[Stored items]
****************
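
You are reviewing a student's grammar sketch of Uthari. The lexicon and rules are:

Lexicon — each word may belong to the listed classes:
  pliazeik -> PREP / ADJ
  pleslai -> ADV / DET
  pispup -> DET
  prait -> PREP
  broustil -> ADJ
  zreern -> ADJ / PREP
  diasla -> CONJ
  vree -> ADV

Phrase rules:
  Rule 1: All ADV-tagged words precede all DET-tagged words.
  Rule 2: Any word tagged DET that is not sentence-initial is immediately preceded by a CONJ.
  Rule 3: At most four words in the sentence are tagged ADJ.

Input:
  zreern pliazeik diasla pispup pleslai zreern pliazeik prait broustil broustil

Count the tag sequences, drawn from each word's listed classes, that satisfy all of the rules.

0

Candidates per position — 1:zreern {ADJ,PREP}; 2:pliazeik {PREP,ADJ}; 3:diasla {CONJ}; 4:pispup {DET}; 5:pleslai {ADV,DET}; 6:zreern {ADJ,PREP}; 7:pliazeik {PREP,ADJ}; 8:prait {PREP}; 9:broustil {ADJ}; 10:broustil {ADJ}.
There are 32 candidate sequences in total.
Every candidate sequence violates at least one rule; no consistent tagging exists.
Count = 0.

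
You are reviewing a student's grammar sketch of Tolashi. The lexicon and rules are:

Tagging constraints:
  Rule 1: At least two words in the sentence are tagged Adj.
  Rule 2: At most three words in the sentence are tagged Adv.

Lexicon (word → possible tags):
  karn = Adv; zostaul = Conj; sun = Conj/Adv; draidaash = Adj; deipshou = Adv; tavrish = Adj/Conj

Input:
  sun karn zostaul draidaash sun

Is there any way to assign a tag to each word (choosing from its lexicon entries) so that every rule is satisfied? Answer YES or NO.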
****************
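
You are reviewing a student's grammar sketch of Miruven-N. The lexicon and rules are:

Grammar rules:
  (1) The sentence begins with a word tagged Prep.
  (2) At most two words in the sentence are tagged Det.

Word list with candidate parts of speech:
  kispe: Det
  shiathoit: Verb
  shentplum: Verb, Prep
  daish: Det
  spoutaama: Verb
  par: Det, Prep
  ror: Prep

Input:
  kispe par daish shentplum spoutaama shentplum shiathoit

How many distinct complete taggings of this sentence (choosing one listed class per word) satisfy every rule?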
****************
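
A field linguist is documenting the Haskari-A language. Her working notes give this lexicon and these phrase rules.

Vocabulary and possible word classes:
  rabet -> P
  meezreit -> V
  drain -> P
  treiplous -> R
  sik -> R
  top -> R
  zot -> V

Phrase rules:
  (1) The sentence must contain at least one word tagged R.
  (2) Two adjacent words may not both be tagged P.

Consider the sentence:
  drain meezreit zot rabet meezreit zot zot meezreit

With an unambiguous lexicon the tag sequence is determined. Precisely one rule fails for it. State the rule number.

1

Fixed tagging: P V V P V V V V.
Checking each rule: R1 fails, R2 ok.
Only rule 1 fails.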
****************
Work to be completed:
Please copy the lines in the records above between the one holding "Rule 1: At least" and the one holding "sun karn zostaul draidaash sun", inclusive, exactly and with no other line.

Response to the exercise:
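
  Rule 1: At least two words in the sentence are tagged Adj.
  Rule 2: At most three words in the sentence are tagged Adv.

Lexicon (word → possible tags):
  karn = Adv; zostaul = Conj; sun = Conj/Adv; draidaash = Adj; deipshou = Adv; tavrish = Adj/Conj

Input:
  sun karn zostaul draidaash sun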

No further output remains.